_Task to carry out_: Retype exactly the lines from the one that contains "Fix n = 131" through the final line of the material below, and add nothing else.

_Records provided_:
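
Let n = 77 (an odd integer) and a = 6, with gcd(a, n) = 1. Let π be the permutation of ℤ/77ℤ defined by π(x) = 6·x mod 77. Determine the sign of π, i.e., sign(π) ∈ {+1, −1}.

+1

Start at x=71: 71 → 41 → 15 → 13 → 1 → 6 → 36 → … (one orbit).
Decompose π into cycles: lengths [10, 10, 10, 10, 10, 10, 10, 2, 2, 2, 1] (11 cycles, including the fixed point 0).
77 − 11 = 66 transpositions; sign(π) = (−1)^66 = +1.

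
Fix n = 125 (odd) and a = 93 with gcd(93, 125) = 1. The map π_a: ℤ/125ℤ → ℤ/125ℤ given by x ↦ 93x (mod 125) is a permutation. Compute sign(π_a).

-1

Orbit of 74 under x↦93x: [74, 7, 26, 43, 124, 32, 101]… (length divides ord_125(93)).
π_93 has 12 disjoint cycles with lengths [20, 20, 20, 20, 20, 4, 4, 4, 4, 4, 4, 1] on {0,…,124}.
sign(π) = (−1)^{n − #cycles} = (−1)^{125−12} = (−1)^113 = -1.
Via Zolotarev, sign(π_{93}) = (93|125) = -1.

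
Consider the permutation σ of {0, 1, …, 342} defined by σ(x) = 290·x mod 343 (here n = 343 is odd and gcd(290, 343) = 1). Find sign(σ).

Trace 6: π^k(6) = [6, 25, 47, 253, 311, 324, 321] for k=0..6.
Cycle lengths of π_290 on ℤ/343ℤ: [294, 42, 6, 1]; 4 cycles in total.
With 4 cycles on 343 points, sign = (−1)^{343−4} = -1.
Check: (290/343) = -1 by Zolotarev.

-1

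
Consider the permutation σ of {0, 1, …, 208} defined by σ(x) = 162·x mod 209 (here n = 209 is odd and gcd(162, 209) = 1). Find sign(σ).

Trace 25: π^k(25) = [25, 79, 49, 205, 188, 151, 9] for k=0..6.
Cycle lengths of π_162 on ℤ/209ℤ: [90, 90, 18, 10, 1]; 5 cycles in total.
sign(π) = (−1)^{n − #cycles} = (−1)^{209−5} = (−1)^204 = +1.
Check: (162/209) = +1 by Zolotarev.

+1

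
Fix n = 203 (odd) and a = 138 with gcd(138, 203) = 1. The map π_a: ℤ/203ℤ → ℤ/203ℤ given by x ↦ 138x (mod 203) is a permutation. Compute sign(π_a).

Orbit of 198 under x↦138x: [198, 122, 190, 33, 88, 167, 107]… (length divides ord_203(138)).
Cycle type of π: 42×4 + 14×2 + 6 + 1; total 8 cycles.
n − c = 203 − 8 = 195; sign = (−1)^195 = -1.
Via Zolotarev, sign(π_{138}) = (138|203) = -1.

-1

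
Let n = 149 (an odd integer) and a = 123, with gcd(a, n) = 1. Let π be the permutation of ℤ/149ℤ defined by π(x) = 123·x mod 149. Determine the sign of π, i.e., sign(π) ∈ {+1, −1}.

+1

Start at x=25: 25 → 95 → 63 → 1 → 123 → 80 → 6 → … (one orbit).
The orbit structure of x ↦ 123x mod 149: 5 orbits of sizes [37, 37, 37, 37, 1].
With 5 cycles on 149 points, sign = (−1)^{149−5} = +1.
(123|149)_J = +1 (Zolotarev's lemma cross-check).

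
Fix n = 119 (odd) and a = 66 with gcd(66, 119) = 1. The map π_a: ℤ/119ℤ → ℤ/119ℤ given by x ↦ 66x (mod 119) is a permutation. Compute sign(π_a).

Start at x=104: 104 → 81 → 110 → 1 → 66 → 72 → 111 → … (one orbit).
π_66 has 8 disjoint cycles with lengths [24, 24, 24, 24, 8, 8, 6, 1] on {0,…,118}.
8 cycles on 119: each ℓ→(−1)^(ℓ−1), product (−1)^111 = -1.
Zolotarev: (66|119) = -1, matching the cycle-count sign.

-1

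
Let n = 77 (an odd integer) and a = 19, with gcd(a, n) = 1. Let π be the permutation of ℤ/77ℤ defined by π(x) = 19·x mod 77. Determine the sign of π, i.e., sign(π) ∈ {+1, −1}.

Orbit of 9 under x↦19x: [9, 17, 15, 54, 25, 13, 16]… (length divides ord_77(19)).
Cycle lengths of π_19 on ℤ/77ℤ: [30, 30, 10, 6, 1]; 5 cycles in total.
77 − 5 = 72 transpositions; sign(π) = (−1)^72 = +1.
Via Zolotarev, sign(π_{19}) = (19|77) = +1.

+1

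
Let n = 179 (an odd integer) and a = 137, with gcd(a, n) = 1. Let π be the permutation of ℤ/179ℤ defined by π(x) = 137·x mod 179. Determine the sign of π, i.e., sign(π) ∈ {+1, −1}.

-1

Trace 154: π^k(154) = [154, 155, 113, 87, 105, 65, 134] for k=0..6.
Cycle type of π: 178 + 1; total 2 cycles.
n − c = 179 − 2 = 177; sign = (−1)^177 = -1.
The Jacobi symbol (137|179) = -1 (Zolotarev) agrees.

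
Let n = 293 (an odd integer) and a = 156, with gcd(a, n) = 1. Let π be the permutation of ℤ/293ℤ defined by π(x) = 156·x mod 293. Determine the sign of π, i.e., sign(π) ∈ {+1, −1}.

+1

Start at x=216: 216 → 1 → 156 → 17 → 15 → 289 → 255 → … (one orbit).
π_156 has 3 disjoint cycles with lengths [146, 146, 1] on {0,…,292}.
sign(π) = (−1)^{n − #cycles} = (−1)^{293−3} = (−1)^290 = +1.
(156|293)_J = +1 (Zolotarev's lemma cross-check).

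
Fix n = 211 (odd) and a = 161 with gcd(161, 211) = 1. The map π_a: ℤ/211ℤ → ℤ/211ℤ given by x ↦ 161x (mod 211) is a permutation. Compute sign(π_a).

Orbit of 180 under x↦161x: [180, 73, 148, 196, 117, 58, 54]… (length divides ord_211(161)).
Cycle lengths of π_161 on ℤ/211ℤ: [21, 21, 21, 21, 21, 21, 21, 21, 21, 21, 1]; 11 cycles in total.
11 cycles on 211: each ℓ→(−1)^(ℓ−1), product (−1)^200 = +1.
Via Zolotarev, sign(π_{161}) = (161|211) = +1.

+1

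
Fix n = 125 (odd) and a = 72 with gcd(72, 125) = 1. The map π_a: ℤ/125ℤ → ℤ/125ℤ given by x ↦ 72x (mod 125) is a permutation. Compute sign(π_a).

-1

Start at x=73: 73 → 6 → 57 → 104 → 113 → 11 → 42 → … (one orbit).
π_72 has 4 disjoint cycles with lengths [100, 20, 4, 1] on {0,…,124}.
4 cycles on 125: each ℓ→(−1)^(ℓ−1), product (−1)^121 = -1.
The Jacobi symbol (72|125) = -1 (Zolotarev) agrees.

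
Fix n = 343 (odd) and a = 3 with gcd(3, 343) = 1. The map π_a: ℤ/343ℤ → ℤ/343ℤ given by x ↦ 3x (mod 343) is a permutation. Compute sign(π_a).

-1

Trace 228: π^k(228) = [228, 341, 337, 325, 289, 181, 200] for k=0..6.
The orbit structure of x ↦ 3x mod 343: 4 orbits of sizes [294, 42, 6, 1].
n − c = 343 − 4 = 339; sign = (−1)^339 = -1.
Via Zolotarev, sign(π_{3}) = (3|343) = -1.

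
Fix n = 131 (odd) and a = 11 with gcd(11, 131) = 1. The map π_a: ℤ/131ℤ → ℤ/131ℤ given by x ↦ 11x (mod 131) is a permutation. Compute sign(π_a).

+1

Orbit of 77 under x↦11x: [77, 61, 16, 45, 102, 74, 28]… (length divides ord_131(11)).
π_11 has 3 disjoint cycles with lengths [65, 65, 1] on {0,…,130}.
3 cycles on 131: each ℓ→(−1)^(ℓ−1), product (−1)^128 = +1.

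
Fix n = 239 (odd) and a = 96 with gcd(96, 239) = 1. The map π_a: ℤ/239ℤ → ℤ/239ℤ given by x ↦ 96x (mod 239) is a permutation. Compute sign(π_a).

+1

Orbit of 81 under x↦96x: [81, 128, 99, 183, 121, 144, 201]… (length divides ord_239(96)).
3 cycles of lengths [119, 119, 1].
Σ(ℓ_i−1) = 239−3 = 236; sign = (−1)^236 = +1.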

_Answer area_:
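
Fix n = 131 (odd) and a = 11 with gcd(11, 131) = 1. The map π_a: ℤ/131ℤ → ℤ/131ℤ given by x ↦ 11x (mod 131) is a permutation. Compute sign(π_a).

+1

Orbit of 77 under x↦11x: [77, 61, 16, 45, 102, 74, 28]… (length divides ord_131(11)).
π_11 has 3 disjoint cycles with lengths [65, 65, 1] on {0,…,130}.
3 cycles on 131: each ℓ→(−1)^(ℓ−1), product (−1)^128 = +1.

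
Fix n = 239 (odd) and a = 96 with gcd(96, 239) = 1. The map π_a: ℤ/239ℤ → ℤ/239ℤ given by x ↦ 96x (mod 239) is a permutation. Compute sign(π_a).

+1

Orbit of 81 under x↦96x: [81, 128, 99, 183, 121, 144, 201]… (length divides ord_239(96)).
3 cycles of lengths [119, 119, 1].
Σ(ℓ_i−1) = 239−3 = 236; sign = (−1)^236 = +1.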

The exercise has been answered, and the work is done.